What the task requires
Without omission or alteration, write out all of the data.

┌────────

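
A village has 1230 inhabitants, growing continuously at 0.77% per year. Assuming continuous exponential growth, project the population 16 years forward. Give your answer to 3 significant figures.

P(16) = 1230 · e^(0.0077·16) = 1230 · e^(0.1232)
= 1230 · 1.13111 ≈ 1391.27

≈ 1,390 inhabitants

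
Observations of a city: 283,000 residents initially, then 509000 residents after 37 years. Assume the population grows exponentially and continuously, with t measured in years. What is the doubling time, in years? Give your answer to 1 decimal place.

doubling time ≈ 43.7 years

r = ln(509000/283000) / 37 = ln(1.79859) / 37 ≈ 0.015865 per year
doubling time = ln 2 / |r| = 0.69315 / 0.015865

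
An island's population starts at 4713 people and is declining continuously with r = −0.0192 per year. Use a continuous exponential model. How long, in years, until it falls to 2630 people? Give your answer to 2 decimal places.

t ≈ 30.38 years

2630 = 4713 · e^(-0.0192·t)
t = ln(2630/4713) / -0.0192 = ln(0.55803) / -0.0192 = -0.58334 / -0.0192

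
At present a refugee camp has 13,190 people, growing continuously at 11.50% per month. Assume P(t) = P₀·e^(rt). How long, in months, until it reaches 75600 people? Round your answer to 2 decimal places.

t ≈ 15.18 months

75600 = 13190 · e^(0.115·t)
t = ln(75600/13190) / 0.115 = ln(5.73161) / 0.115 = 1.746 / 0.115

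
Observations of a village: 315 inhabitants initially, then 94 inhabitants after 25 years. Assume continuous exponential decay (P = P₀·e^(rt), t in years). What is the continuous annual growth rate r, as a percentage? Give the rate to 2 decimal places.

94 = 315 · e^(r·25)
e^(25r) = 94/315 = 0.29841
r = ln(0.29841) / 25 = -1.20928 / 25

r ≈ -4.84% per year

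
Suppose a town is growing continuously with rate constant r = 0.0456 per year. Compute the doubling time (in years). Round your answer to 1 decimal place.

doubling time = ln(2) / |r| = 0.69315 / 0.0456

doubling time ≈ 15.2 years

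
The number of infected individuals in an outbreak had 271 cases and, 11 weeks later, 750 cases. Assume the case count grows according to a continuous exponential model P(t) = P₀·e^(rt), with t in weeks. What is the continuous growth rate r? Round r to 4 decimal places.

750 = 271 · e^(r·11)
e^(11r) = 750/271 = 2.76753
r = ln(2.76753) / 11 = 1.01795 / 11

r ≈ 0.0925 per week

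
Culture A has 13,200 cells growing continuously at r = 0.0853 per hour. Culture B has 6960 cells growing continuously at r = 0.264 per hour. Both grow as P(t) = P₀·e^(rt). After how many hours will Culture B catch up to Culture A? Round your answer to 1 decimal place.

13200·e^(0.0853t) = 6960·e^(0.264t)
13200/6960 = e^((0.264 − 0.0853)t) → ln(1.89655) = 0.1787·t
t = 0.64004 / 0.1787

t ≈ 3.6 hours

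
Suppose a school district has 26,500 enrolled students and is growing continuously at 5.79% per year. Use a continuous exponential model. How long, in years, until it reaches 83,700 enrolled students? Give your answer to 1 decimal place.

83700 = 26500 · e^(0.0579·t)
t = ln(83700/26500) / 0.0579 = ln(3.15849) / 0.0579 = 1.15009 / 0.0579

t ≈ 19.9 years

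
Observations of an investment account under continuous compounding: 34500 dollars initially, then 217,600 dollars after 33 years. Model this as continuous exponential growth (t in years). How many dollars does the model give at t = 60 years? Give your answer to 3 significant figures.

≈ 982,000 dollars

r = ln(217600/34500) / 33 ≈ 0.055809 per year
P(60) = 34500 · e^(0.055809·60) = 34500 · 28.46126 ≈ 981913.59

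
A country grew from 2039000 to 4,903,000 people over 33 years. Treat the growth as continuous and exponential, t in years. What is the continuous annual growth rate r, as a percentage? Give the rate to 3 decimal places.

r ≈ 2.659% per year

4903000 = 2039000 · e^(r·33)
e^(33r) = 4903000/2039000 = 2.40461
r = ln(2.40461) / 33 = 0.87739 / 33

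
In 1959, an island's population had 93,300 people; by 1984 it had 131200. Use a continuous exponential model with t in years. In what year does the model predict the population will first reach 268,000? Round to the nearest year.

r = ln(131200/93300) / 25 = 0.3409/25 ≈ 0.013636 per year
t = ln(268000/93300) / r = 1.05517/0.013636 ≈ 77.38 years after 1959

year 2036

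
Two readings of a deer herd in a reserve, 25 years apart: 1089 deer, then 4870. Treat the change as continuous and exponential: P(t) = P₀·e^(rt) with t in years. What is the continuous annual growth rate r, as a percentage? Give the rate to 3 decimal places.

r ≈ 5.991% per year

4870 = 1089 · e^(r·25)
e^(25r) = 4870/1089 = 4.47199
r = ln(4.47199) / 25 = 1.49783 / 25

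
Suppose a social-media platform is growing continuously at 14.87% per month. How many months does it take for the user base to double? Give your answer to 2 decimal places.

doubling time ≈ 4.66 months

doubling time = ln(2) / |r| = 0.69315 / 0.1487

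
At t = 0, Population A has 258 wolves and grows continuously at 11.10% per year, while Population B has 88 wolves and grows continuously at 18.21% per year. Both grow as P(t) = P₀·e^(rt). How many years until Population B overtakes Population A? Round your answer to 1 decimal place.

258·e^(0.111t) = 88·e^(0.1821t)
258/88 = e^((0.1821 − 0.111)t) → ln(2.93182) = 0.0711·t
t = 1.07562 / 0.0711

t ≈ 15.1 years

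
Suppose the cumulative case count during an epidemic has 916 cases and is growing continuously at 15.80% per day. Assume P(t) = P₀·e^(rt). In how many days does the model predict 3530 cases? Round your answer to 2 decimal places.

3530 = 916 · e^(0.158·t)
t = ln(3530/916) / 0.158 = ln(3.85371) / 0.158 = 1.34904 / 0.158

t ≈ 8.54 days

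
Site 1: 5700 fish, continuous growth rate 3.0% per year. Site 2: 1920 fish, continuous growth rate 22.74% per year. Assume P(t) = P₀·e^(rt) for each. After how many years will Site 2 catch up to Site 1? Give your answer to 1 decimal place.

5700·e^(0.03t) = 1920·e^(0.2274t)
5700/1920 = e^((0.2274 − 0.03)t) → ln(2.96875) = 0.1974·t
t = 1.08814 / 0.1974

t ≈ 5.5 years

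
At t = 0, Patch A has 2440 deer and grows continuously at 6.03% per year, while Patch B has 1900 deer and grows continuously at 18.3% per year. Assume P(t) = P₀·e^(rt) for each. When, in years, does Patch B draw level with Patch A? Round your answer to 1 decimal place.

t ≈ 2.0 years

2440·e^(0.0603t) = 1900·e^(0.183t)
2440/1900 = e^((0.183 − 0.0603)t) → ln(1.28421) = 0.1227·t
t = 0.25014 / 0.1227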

└────────

Written answer
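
A village has 1230 inhabitants, growing continuously at 0.77% per year. Assuming continuous exponential growth, project the population 16 years forward. Give your answer to 3 significant figures.

P(16) = 1230 · e^(0.0077·16) = 1230 · e^(0.1232)
= 1230 · 1.13111 ≈ 1391.27

≈ 1,390 inhabitants

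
Observations of a city: 283,000 residents initially, then 509000 residents after 37 years. Assume the population grows exponentially and continuously, with t measured in years. What is the doubling time, in years? Give your answer to 1 decimal place.

doubling time ≈ 43.7 years

r = ln(509000/283000) / 37 = ln(1.79859) / 37 ≈ 0.015865 per year
doubling time = ln 2 / |r| = 0.69315 / 0.015865

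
An island's population starts at 4713 people and is declining continuously with r = −0.0192 per year. Use a continuous exponential model. How long, in years, until it falls to 2630 people? Give your answer to 2 decimal places.

t ≈ 30.38 years

2630 = 4713 · e^(-0.0192·t)
t = ln(2630/4713) / -0.0192 = ln(0.55803) / -0.0192 = -0.58334 / -0.0192

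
At present a refugee camp has 13,190 people, growing continuously at 11.50% per month. Assume P(t) = P₀·e^(rt). How long, in months, until it reaches 75600 people? Round your answer to 2 decimal places.

t ≈ 15.18 months

75600 = 13190 · e^(0.115·t)
t = ln(75600/13190) / 0.115 = ln(5.73161) / 0.115 = 1.746 / 0.115

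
Observations of a village: 315 inhabitants initially, then 94 inhabitants after 25 years. Assume continuous exponential decay (P = P₀·e^(rt), t in years). What is the continuous annual growth rate r, as a percentage? Give the rate to 2 decimal places.

94 = 315 · e^(r·25)
e^(25r) = 94/315 = 0.29841
r = ln(0.29841) / 25 = -1.20928 / 25

r ≈ -4.84% per year

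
Suppose a town is growing continuously with rate constant r = 0.0456 per year. Compute the doubling time (in years). Round your answer to 1 decimal place.

doubling time = ln(2) / |r| = 0.69315 / 0.0456

doubling time ≈ 15.2 years

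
The number of infected individuals in an outbreak had 271 cases and, 11 weeks later, 750 cases. Assume the case count grows according to a continuous exponential model P(t) = P₀·e^(rt), with t in weeks. What is the continuous growth rate r? Round r to 4 decimal places.

750 = 271 · e^(r·11)
e^(11r) = 750/271 = 2.76753
r = ln(2.76753) / 11 = 1.01795 / 11

r ≈ 0.0925 per week

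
Culture A has 13,200 cells growing continuously at r = 0.0853 per hour. Culture B has 6960 cells growing continuously at r = 0.264 per hour. Both grow as P(t) = P₀·e^(rt). After how many hours will Culture B catch up to Culture A? Round your answer to 1 decimal place.

13200·e^(0.0853t) = 6960·e^(0.264t)
13200/6960 = e^((0.264 − 0.0853)t) → ln(1.89655) = 0.1787·t
t = 0.64004 / 0.1787

t ≈ 3.6 hours

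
Suppose a school district has 26,500 enrolled students and is growing continuously at 5.79% per year. Use a continuous exponential model. How long, in years, until it reaches 83,700 enrolled students? Give your answer to 1 decimal place.

83700 = 26500 · e^(0.0579·t)
t = ln(83700/26500) / 0.0579 = ln(3.15849) / 0.0579 = 1.15009 / 0.0579

t ≈ 19.9 years

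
Observations of an investment account under continuous compounding: 34500 dollars initially, then 217,600 dollars after 33 years. Model this as continuous exponential growth (t in years). How many dollars does the model give at t = 60 years? Give your answer to 3 significant figures.

≈ 982,000 dollars

r = ln(217600/34500) / 33 ≈ 0.055809 per year
P(60) = 34500 · e^(0.055809·60) = 34500 · 28.46126 ≈ 981913.59

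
A country grew from 2039000 to 4,903,000 people over 33 years. Treat the growth as continuous and exponential, t in years. What is the continuous annual growth rate r, as a percentage? Give the rate to 3 decimal places.

r ≈ 2.659% per year

4903000 = 2039000 · e^(r·33)
e^(33r) = 4903000/2039000 = 2.40461
r = ln(2.40461) / 33 = 0.87739 / 33

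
In 1959, an island's population had 93,300 people; by 1984 it had 131200. Use a continuous exponential model with t in years. In what year does the model predict the population will first reach 268,000? Round to the nearest year.

r = ln(131200/93300) / 25 = 0.3409/25 ≈ 0.013636 per year
t = ln(268000/93300) / r = 1.05517/0.013636 ≈ 77.38 years after 1959

year 2036

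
Two readings of a deer herd in a reserve, 25 years apart: 1089 deer, then 4870. Treat the change as continuous and exponential: P(t) = P₀·e^(rt) with t in years. What is the continuous annual growth rate r, as a percentage? Give the rate to 3 decimal places.

r ≈ 5.991% per year

4870 = 1089 · e^(r·25)
e^(25r) = 4870/1089 = 4.47199
r = ln(4.47199) / 25 = 1.49783 / 25

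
Suppose a social-media platform is growing continuously at 14.87% per month. How many months does it take for the user base to double? Give your answer to 2 decimal places.

doubling time ≈ 4.66 months

doubling time = ln(2) / |r| = 0.69315 / 0.1487

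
At t = 0, Population A has 258 wolves and grows continuously at 11.10% per year, while Population B has 88 wolves and grows continuously at 18.21% per year. Both grow as P(t) = P₀·e^(rt). How many years until Population B overtakes Population A? Round your answer to 1 decimal place.

258·e^(0.111t) = 88·e^(0.1821t)
258/88 = e^((0.1821 − 0.111)t) → ln(2.93182) = 0.0711·t
t = 1.07562 / 0.0711

t ≈ 15.1 years

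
Suppose the cumulative case count during an epidemic has 916 cases and is growing continuously at 15.80% per day. Assume P(t) = P₀·e^(rt). In how many days does the model predict 3530 cases? Round your answer to 2 decimal places.

3530 = 916 · e^(0.158·t)
t = ln(3530/916) / 0.158 = ln(3.85371) / 0.158 = 1.34904 / 0.158

t ≈ 8.54 days

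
Site 1: 5700 fish, continuous growth rate 3.0% per year. Site 2: 1920 fish, continuous growth rate 22.74% per year. Assume P(t) = P₀·e^(rt) for each. After how many years will Site 2 catch up to Site 1? Give your answer to 1 decimal place.

5700·e^(0.03t) = 1920·e^(0.2274t)
5700/1920 = e^((0.2274 − 0.03)t) → ln(2.96875) = 0.1974·t
t = 1.08814 / 0.1974

t ≈ 5.5 years

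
At t = 0, Patch A has 2440 deer and grows continuously at 6.03% per year, while Patch B has 1900 deer and grows continuously at 18.3% per year. Assume P(t) = P₀·e^(rt) for each. When, in years, does Patch B draw level with Patch A? Round your answer to 1 decimal place.

t ≈ 2.0 years

2440·e^(0.0603t) = 1900·e^(0.183t)
2440/1900 = e^((0.183 − 0.0603)t) → ln(1.28421) = 0.1227·t
t = 0.25014 / 0.1227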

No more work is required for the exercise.